Copy each line of the data beneath in which the word "shown" appears.

────

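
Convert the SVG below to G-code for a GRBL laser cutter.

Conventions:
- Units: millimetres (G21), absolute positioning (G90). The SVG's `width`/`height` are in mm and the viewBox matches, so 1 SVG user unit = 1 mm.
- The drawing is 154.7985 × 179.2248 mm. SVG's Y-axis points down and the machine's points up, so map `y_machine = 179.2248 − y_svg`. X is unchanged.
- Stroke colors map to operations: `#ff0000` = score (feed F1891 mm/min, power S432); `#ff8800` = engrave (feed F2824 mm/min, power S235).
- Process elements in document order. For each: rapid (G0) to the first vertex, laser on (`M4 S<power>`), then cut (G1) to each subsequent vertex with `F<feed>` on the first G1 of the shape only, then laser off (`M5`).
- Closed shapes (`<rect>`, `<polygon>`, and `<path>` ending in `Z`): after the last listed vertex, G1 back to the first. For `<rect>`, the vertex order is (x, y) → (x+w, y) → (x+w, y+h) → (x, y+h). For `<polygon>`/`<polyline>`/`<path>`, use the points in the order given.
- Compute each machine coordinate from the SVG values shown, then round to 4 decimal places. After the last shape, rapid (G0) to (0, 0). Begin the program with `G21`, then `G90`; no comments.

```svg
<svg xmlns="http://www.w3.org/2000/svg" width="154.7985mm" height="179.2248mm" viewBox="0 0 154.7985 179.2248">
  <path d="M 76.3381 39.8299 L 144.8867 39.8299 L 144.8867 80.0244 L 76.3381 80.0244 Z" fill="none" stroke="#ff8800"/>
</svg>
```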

────

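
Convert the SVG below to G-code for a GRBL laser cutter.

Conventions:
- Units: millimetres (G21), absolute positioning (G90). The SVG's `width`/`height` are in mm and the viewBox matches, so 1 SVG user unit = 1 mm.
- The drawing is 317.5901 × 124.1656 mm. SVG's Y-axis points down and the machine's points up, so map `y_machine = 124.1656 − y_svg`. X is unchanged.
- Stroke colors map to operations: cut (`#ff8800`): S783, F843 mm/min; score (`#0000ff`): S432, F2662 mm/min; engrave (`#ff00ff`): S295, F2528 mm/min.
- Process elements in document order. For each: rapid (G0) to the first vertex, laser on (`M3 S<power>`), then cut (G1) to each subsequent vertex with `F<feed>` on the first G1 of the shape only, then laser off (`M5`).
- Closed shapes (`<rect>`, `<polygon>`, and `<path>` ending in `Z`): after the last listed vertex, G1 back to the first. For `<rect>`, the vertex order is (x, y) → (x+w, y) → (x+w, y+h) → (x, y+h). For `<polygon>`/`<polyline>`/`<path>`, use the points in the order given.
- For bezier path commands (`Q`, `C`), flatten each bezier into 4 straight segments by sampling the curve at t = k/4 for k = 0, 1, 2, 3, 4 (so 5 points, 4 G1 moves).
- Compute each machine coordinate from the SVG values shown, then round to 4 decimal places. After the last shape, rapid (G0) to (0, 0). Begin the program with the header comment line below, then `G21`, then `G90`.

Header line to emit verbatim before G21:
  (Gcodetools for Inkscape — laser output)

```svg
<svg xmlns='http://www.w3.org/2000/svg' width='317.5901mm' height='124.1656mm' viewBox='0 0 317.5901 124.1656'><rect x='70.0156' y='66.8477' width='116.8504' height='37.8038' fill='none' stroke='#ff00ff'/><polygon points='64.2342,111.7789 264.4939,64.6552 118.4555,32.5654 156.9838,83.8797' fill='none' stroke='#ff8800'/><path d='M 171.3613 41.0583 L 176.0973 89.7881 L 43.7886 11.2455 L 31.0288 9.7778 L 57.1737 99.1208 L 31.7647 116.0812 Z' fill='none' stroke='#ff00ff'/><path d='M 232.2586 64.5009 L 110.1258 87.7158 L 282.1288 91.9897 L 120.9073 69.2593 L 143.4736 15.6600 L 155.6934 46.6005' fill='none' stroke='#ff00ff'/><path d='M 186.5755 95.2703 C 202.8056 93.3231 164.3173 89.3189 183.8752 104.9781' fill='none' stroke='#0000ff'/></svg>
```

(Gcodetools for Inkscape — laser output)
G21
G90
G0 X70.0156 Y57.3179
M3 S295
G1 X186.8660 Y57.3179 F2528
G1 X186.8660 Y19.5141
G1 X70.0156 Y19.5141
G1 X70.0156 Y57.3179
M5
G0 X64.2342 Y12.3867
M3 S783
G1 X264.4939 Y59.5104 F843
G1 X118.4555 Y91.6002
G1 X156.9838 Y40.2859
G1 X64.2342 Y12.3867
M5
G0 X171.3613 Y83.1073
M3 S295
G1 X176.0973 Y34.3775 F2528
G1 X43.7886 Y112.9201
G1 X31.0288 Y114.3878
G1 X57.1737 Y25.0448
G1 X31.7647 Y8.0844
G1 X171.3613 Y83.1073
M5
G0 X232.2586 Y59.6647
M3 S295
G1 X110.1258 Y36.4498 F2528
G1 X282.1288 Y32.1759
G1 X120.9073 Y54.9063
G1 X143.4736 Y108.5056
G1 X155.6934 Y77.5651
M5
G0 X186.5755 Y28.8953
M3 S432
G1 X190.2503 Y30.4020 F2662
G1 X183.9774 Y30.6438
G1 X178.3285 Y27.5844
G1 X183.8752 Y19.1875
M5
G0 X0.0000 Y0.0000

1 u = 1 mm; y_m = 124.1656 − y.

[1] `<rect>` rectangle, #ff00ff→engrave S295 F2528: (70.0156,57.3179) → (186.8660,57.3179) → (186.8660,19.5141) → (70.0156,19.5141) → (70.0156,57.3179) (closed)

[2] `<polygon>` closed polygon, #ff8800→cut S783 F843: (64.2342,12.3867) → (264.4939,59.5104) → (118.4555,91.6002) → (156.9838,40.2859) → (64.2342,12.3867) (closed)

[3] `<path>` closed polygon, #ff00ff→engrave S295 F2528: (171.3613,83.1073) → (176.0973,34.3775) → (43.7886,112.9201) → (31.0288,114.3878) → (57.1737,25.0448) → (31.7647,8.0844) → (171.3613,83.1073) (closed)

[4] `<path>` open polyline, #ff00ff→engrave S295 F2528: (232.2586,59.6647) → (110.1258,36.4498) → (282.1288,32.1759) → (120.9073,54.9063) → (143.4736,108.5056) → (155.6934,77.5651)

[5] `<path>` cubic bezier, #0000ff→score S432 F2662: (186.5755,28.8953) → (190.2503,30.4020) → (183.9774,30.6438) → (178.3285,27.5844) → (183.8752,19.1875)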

────

* [WRITTEN REPLY]:
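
- Compute each machine coordinate from the SVG values shown, then round to 4 decimal places. After the last shape, rapid (G0) to (0, 0). Begin the program with `G21`, then `G90`; no comments.
- Compute each machine coordinate from the SVG values shown, then round to 4 decimal places. After the last shape, rapid (G0) to (0, 0). Begin the program with the header comment line below, then `G21`, then `G90`.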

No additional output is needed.